WHAT YOU SHOULD DO: A word-for-word transcription of the data below is required.

INPUT DATA:
»»
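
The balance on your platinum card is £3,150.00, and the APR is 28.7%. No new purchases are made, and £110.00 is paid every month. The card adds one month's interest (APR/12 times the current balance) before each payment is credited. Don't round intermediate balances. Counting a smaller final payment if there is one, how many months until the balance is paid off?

Monthly rate r = 28.7%/12 = 2.39167% = 0.0239167.
Recurrence: B ← B·(1+r) − £110.00.
Month 1: interest £75.34; balance after payment £3,115.34.
Month 2: interest £74.51; balance after payment £3,079.85.
Closed form: n = −ln(1 − rB₀/P)/ln(1+r) = −ln(0.31511)/ln(1.02392) ≈ 48.860, so the balance reaches zero during payment 49.

49 payments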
««
ANSWER BOX:
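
The balance on your platinum card is £3,150.00, and the APR is 28.7%. No new purchases are made, and £110.00 is paid every month. The card adds one month's interest (APR/12 times the current balance) before each payment is credited. Don't round intermediate balances. Counting a smaller final payment if there is one, how many months until the balance is paid off?

Monthly rate r = 28.7%/12 = 2.39167% = 0.0239167.
Recurrence: B ← B·(1+r) − £110.00.
Month 1: interest £75.34; balance after payment £3,115.34.
Month 2: interest £74.51; balance after payment £3,079.85.
Closed form: n = −ln(1 − rB₀/P)/ln(1+r) = −ln(0.31511)/ln(1.02392) ≈ 48.860, so the balance reaches zero during payment 49.

49 payments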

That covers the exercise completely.